### TASK DETAILS
Below are some records; quote exactly the lines from the one that contains "Build a 3-step" through the one that contains "Compare: what are", inclusive, and no others.

### DATA SUPPLIED
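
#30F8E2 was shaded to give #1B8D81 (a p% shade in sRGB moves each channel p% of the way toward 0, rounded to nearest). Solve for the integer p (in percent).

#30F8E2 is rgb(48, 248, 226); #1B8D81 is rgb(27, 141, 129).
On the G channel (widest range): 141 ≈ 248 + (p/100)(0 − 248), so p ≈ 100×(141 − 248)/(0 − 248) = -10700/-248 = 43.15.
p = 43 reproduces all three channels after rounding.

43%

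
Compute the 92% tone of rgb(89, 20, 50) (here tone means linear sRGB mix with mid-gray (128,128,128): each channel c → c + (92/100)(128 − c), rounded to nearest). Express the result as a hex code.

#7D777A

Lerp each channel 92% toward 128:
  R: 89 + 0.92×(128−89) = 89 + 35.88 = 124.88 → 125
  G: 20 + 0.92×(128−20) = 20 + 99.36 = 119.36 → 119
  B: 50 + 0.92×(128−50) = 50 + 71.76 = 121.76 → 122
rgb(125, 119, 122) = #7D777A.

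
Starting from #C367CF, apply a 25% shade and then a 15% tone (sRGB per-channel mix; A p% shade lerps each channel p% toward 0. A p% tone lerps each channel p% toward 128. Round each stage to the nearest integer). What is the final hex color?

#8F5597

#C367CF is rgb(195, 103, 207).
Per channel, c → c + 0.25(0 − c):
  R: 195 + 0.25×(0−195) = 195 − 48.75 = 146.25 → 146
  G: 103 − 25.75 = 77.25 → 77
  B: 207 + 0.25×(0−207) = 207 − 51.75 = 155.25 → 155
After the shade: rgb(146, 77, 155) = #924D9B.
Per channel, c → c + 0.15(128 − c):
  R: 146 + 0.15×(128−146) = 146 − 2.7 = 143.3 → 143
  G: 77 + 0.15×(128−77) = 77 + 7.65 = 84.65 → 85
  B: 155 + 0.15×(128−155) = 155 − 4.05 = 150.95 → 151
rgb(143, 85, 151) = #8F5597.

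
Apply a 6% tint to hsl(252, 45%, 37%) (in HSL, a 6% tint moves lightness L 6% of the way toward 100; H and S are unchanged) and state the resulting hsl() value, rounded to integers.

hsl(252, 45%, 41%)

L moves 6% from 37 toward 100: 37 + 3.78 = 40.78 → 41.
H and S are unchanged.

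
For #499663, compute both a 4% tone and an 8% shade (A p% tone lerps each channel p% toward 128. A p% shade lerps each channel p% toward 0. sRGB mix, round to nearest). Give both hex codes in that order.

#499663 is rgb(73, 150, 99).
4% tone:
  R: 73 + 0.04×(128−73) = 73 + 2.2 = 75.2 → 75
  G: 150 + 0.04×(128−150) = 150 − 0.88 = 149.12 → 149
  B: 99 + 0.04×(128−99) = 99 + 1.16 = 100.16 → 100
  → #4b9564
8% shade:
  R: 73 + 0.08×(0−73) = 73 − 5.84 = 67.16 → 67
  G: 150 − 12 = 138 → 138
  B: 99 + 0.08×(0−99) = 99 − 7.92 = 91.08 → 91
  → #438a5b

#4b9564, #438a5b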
---
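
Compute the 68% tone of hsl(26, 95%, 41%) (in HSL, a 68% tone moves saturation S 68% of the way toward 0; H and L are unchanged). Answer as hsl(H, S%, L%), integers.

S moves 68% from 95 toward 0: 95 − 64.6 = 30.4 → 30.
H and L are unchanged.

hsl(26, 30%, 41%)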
---
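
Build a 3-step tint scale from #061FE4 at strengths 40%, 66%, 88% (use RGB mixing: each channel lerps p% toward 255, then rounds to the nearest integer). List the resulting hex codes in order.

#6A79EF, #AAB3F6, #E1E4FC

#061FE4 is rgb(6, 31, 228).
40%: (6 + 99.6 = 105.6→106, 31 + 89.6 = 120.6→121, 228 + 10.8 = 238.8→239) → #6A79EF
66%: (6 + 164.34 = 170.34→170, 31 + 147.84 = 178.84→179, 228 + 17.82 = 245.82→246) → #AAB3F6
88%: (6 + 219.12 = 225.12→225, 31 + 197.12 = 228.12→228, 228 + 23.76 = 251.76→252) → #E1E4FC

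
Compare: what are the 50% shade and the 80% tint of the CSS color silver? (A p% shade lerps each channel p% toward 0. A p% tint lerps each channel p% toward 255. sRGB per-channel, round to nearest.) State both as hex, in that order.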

### TASK RESULT
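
Build a 3-step tint scale from #061FE4 at strengths 40%, 66%, 88% (use RGB mixing: each channel lerps p% toward 255, then rounds to the nearest integer). List the resulting hex codes in order.

#6A79EF, #AAB3F6, #E1E4FC

#061FE4 is rgb(6, 31, 228).
40%: (6 + 99.6 = 105.6→106, 31 + 89.6 = 120.6→121, 228 + 10.8 = 238.8→239) → #6A79EF
66%: (6 + 164.34 = 170.34→170, 31 + 147.84 = 178.84→179, 228 + 17.82 = 245.82→246) → #AAB3F6
88%: (6 + 219.12 = 225.12→225, 31 + 197.12 = 228.12→228, 228 + 23.76 = 251.76→252) → #E1E4FC

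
Compare: what are the 50% shade and the 80% tint of the CSS color silver? (A p% shade lerps each channel p% toward 0. A p% tint lerps each channel p% toward 255. sRGB per-channel, round to nearest.) State both as hex, in that order.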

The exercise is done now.